Beginning with the first line of the entries below, quote each line until you reach and include the line with "φ6(X4, X13): φ6[0,0]=F".

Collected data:
++++
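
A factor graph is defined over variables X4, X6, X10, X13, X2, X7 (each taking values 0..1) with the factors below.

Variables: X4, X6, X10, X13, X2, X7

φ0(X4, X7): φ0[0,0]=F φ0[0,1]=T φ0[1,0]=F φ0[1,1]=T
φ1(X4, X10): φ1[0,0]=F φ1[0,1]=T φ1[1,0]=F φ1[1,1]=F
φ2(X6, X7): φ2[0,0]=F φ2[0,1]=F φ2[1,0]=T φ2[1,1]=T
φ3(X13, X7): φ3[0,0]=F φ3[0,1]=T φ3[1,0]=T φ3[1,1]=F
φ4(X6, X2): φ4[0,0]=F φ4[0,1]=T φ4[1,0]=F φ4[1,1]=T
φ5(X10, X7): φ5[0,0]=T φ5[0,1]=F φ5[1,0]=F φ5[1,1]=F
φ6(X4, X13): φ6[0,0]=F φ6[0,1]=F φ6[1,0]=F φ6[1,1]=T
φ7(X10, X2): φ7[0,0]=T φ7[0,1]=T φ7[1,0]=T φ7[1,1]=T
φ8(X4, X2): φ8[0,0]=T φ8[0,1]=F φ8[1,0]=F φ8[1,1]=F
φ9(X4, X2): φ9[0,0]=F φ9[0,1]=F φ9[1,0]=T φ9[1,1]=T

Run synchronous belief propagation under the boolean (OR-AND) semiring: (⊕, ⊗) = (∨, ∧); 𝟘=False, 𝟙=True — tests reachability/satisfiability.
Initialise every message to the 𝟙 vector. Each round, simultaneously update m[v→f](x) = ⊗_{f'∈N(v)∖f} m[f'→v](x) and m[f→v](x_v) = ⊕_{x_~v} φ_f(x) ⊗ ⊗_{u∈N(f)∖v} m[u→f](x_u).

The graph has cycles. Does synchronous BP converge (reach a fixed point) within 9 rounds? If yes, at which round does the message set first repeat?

init: all messages = 𝟙 over 2 values
r1 m[φ0→X4] = [T, T]
r1 m[φ0→X7] = [F, T]
r1 m[φ1→X4] = [T, F]
r1 m[φ1→X10] = [F, T]
r1 m[φ2→X6] = [F, T]
r1 m[φ2→X7] = [T, T]
r1 m[φ3→X13] = [T, T]
r1 m[φ3→X7] = [T, T]
r1 m[φ4→X6] = [T, T]
r1 m[φ4→X2] = [F, T]
r1 m[φ5→X10] = [T, F]
r1 m[φ5→X7] = [T, F]
r1 m[φ6→X4] = [F, T]
r1 m[φ6→X13] = [F, T]
r1 m[φ7→X10] = [T, T]
r1 m[φ7→X2] = [T, T]
r1 m[φ8→X4] = [T, F]
r1 m[φ8→X2] = [T, F]
r1 m[φ9→X4] = [F, T]
r1 m[φ9→X2] = [T, T]
r1 m[X4→φ0] = [T, T]
r1 m[X4→φ1] = [T, T]
r1 m[X4→φ6] = [T, T]
r1 m[X4→φ8] = [T, T]
r1 m[X4→φ9] = [T, T]
r1 m[X6→φ2] = [T, T]
r1 m[X6→φ4] = [T, T]
r1 m[X10→φ1] = [T, T]
r1 m[X10→φ5] = [T, T]
r1 m[X10→φ7] = [T, T]
r1 m[X13→φ3] = [T, T]
r1 m[X13→φ6] = [T, T]
r1 m[X2→φ4] = [T, T]
r1 m[X2→φ7] = [T, T]
r1 m[X2→φ8] = [T, T]
r1 m[X2→φ9] = [T, T]
r1 m[X7→φ0] = [T, T]
r1 m[X7→φ2] = [T, T]
r1 m[X7→φ3] = [T, T]
r1 m[X7→φ5] = [T, T]
r2 m[φ0→X4] = [T, T]
r2 m[φ0→X7] = [F, T]
r2 m[φ1→X4] = [T, F]
r2 m[φ1→X10] = [F, T]
r2 m[φ2→X6] = [F, T]
r2 m[φ2→X7] = [T, T]
r2 m[φ3→X13] = [T, T]
r2 m[φ3→X7] = [T, T]
r2 m[φ4→X6] = [T, T]
r2 m[φ4→X2] = [F, T]
r2 m[φ5→X10] = [T, F]
r2 m[φ5→X7] = [T, F]
r2 m[φ6→X4] = [F, T]
r2 m[φ6→X13] = [F, T]
r2 m[φ7→X10] = [T, T]
r2 m[φ7→X2] = [T, T]
r2 m[φ8→X4] = [T, F]
r2 m[φ8→X2] = [T, F]
r2 m[φ9→X4] = [F, T]
r2 m[φ9→X2] = [T, T]
r2 m[X4→φ0] = [F, F]
r2 m[X4→φ1] = [F, F]
r2 m[X4→φ6] = [F, F]
r2 m[X4→φ8] = [F, F]
r2 m[X4→φ9] = [F, F]
r2 m[X6→φ2] = [T, T]
r2 m[X6→φ4] = [F, T]
r2 m[X10→φ1] = [T, F]
r2 m[X10→φ5] = [F, T]
r2 m[X10→φ7] = [F, F]
r2 m[X13→φ3] = [F, T]
r2 m[X13→φ6] = [T, T]
r2 m[X2→φ4] = [T, F]
r2 m[X2→φ7] = [F, F]
r2 m[X2→φ8] = [F, T]
r2 m[X2→φ9] = [F, F]
r2 m[X7→φ0] = [T, F]
r2 m[X7→φ2] = [F, F]
r2 m[X7→φ3] = [F, F]
r2 m[X7→φ5] = [F, T]
r3 m[φ0→X4] = [F, F]
r3 m[φ0→X7] = [F, F]
r3 m[φ1→X4] = [F, F]
r3 m[φ1→X10] = [F, F]
r3 m[φ2→X6] = [F, F]
r3 m[φ2→X7] = [T, T]
r3 m[φ3→X13] = [F, F]
r3 m[φ3→X7] = [T, F]
r3 m[φ4→X6] = [F, F]
r3 m[φ4→X2] = [F, T]
r3 m[φ5→X10] = [F, F]
r3 m[φ5→X7] = [F, F]
r3 m[φ6→X4] = [F, T]
r3 m[φ6→X13] = [F, F]
r3 m[φ7→X10] = [F, F]
r3 m[φ7→X2] = [F, F]
r3 m[φ8→X4] = [F, F]
r3 m[φ8→X2] = [F, F]
r3 m[φ9→X4] = [F, F]
r3 m[φ9→X2] = [F, F]
r3 m[X4→φ0] = [F, F]
r3 m[X4→φ1] = [F, F]
r3 m[X4→φ6] = [F, F]
r3 m[X4→φ8] = [F, F]
r3 m[X4→φ9] = [F, F]
r3 m[X6→φ2] = [T, T]
r3 m[X6→φ4] = [F, T]
r3 m[X10→φ1] = [T, F]
r3 m[X10→φ5] = [F, T]
r3 m[X10→φ7] = [F, F]
r3 m[X13→φ3] = [F, T]
r3 m[X13→φ6] = [T, T]
r3 m[X2→φ4] = [T, F]
r3 m[X2→φ7] = [F, F]
r3 m[X2→φ8] = [F, T]
r3 m[X2→φ9] = [F, F]
r3 m[X7→φ0] = [T, F]
r3 m[X7→φ2] = [F, F]
r3 m[X7→φ3] = [F, F]
r3 m[X7→φ5] = [F, T]
r4 m[φ0→X4] = [F, F]
r4 m[φ0→X7] = [F, F]
r4 m[φ1→X4] = [F, F]
r4 m[φ1→X10] = [F, F]
r4 m[φ2→X6] = [F, F]
r4 m[φ2→X7] = [T, T]
r4 m[φ3→X13] = [F, F]
r4 m[φ3→X7] = [T, F]
r4 m[φ4→X6] = [F, F]
r4 m[φ4→X2] = [F, T]
r4 m[φ5→X10] = [F, F]
r4 m[φ5→X7] = [F, F]
r4 m[φ6→X4] = [F, T]
r4 m[φ6→X13] = [F, F]
r4 m[φ7→X10] = [F, F]
r4 m[φ7→X2] = [F, F]
r4 m[φ8→X4] = [F, F]
r4 m[φ8→X2] = [F, F]
r4 m[φ9→X4] = [F, F]
r4 m[φ9→X2] = [F, F]
r4 m[X4→φ0] = [F, F]
r4 m[X4→φ1] = [F, F]
r4 m[X4→φ6] = [F, F]
r4 m[X4→φ8] = [F, F]
r4 m[X4→φ9] = [F, F]
r4 m[X6→φ2] = [F, F]
r4 m[X6→φ4] = [F, F]
r4 m[X10→φ1] = [F, F]
r4 m[X10→φ5] = [F, F]
r4 m[X10→φ7] = [F, F]
r4 m[X13→φ3] = [F, F]
r4 m[X13→φ6] = [F, F]
r4 m[X2→φ4] = [F, F]
r4 m[X2→φ7] = [F, F]
r4 m[X2→φ8] = [F, F]
r4 m[X2→φ9] = [F, F]
r4 m[X7→φ0] = [F, F]
r4 m[X7→φ2] = [F, F]
r4 m[X7→φ3] = [F, F]
r4 m[X7→φ5] = [F, F]
r5 m[φ0→X4] = [F, F]
r5 m[φ0→X7] = [F, F]
r5 m[φ1→X4] = [F, F]
r5 m[φ1→X10] = [F, F]
r5 m[φ2→X6] = [F, F]
r5 m[φ2→X7] = [F, F]
r5 m[φ3→X13] = [F, F]
r5 m[φ3→X7] = [F, F]
r5 m[φ4→X6] = [F, F]
r5 m[φ4→X2] = [F, F]
r5 m[φ5→X10] = [F, F]
r5 m[φ5→X7] = [F, F]
r5 m[φ6→X4] = [F, F]
r5 m[φ6→X13] = [F, F]
r5 m[φ7→X10] = [F, F]
r5 m[φ7→X2] = [F, F]
r5 m[φ8→X4] = [F, F]
r5 m[φ8→X2] = [F, F]
r5 m[φ9→X4] = [F, F]
r5 m[φ9→X2] = [F, F]
r5 m[X4→φ0] = [F, F]
r5 m[X4→φ1] = [F, F]
r5 m[X4→φ6] = [F, F]
r5 m[X4→φ8] = [F, F]
r5 m[X4→φ9] = [F, F]
r5 m[X6→φ2] = [F, F]
r5 m[X6→φ4] = [F, F]
r5 m[X10→φ1] = [F, F]
r5 m[X10→φ5] = [F, F]
r5 m[X10→φ7] = [F, F]
r5 m[X13→φ3] = [F, F]
r5 m[X13→φ6] = [F, F]
r5 m[X2→φ4] = [F, F]
r5 m[X2→φ7] = [F, F]
r5 m[X2→φ8] = [F, F]
r5 m[X2→φ9] = [F, F]
r5 m[X7→φ0] = [F, F]
r5 m[X7→φ2] = [F, F]
r5 m[X7→φ3] = [F, F]
r5 m[X7→φ5] = [F, F]
r6 m[φ0→X4] = [F, F]
r6 m[φ0→X7] = [F, F]
r6 m[φ1→X4] = [F, F]
r6 m[φ1→X10] = [F, F]
r6 m[φ2→X6] = [F, F]
r6 m[φ2→X7] = [F, F]
r6 m[φ3→X13] = [F, F]
r6 m[φ3→X7] = [F, F]
r6 m[φ4→X6] = [F, F]
r6 m[φ4→X2] = [F, F]
r6 m[φ5→X10] = [F, F]
r6 m[φ5→X7] = [F, F]
r6 m[φ6→X4] = [F, F]
r6 m[φ6→X13] = [F, F]
r6 m[φ7→X10] = [F, F]
r6 m[φ7→X2] = [F, F]
r6 m[φ8→X4] = [F, F]
r6 m[φ8→X2] = [F, F]
r6 m[φ9→X4] = [F, F]
r6 m[φ9→X2] = [F, F]
r6 m[X4→φ0] = [F, F]
r6 m[X4→φ1] = [F, F]
r6 m[X4→φ6] = [F, F]
r6 m[X4→φ8] = [F, F]
r6 m[X4→φ9] = [F, F]
r6 m[X6→φ2] = [F, F]
r6 m[X6→φ4] = [F, F]
r6 m[X10→φ1] = [F, F]
r6 m[X10→φ5] = [F, F]
r6 m[X10→φ7] = [F, F]
r6 m[X13→φ3] = [F, F]
r6 m[X13→φ6] = [F, F]
r6 m[X2→φ4] = [F, F]
r6 m[X2→φ7] = [F, F]
r6 m[X2→φ8] = [F, F]
r6 m[X2→φ9] = [F, F]
r6 m[X7→φ0] = [F, F]
r6 m[X7→φ2] = [F, F]
r6 m[X7→φ3] = [F, F]
r6 m[X7→φ5] = [F, F]
fixed point reached at round 6
messages reach a fixed point at round 6

CONVERGED at round 6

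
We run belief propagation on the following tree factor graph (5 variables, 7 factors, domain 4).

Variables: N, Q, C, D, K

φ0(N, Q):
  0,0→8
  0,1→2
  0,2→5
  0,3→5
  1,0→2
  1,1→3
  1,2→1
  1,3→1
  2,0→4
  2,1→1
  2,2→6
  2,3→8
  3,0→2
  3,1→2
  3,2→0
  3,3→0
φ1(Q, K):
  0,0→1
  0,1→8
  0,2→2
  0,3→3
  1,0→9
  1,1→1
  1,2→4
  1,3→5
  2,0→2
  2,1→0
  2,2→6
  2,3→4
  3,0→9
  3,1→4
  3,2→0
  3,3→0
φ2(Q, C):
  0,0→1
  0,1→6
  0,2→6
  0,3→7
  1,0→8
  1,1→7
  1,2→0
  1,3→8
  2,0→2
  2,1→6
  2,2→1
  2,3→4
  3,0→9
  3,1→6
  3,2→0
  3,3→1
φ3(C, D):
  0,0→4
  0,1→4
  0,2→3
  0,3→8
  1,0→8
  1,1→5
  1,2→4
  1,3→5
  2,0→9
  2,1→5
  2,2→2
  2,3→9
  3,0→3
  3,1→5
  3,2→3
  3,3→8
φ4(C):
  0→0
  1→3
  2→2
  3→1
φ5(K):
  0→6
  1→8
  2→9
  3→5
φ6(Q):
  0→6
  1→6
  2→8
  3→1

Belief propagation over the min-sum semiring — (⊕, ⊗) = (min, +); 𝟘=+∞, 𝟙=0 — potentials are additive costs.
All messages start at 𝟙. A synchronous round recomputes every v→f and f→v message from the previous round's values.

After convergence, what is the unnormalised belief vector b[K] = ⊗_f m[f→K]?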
++++
▸ **Task result**:
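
A factor graph is defined over variables X4, X6, X10, X13, X2, X7 (each taking values 0..1) with the factors below.

Variables: X4, X6, X10, X13, X2, X7

φ0(X4, X7): φ0[0,0]=F φ0[0,1]=T φ0[1,0]=F φ0[1,1]=T
φ1(X4, X10): φ1[0,0]=F φ1[0,1]=T φ1[1,0]=F φ1[1,1]=F
φ2(X6, X7): φ2[0,0]=F φ2[0,1]=F φ2[1,0]=T φ2[1,1]=T
φ3(X13, X7): φ3[0,0]=F φ3[0,1]=T φ3[1,0]=T φ3[1,1]=F
φ4(X6, X2): φ4[0,0]=F φ4[0,1]=T φ4[1,0]=F φ4[1,1]=T
φ5(X10, X7): φ5[0,0]=T φ5[0,1]=F φ5[1,0]=F φ5[1,1]=F
φ6(X4, X13): φ6[0,0]=F φ6[0,1]=F φ6[1,0]=F φ6[1,1]=T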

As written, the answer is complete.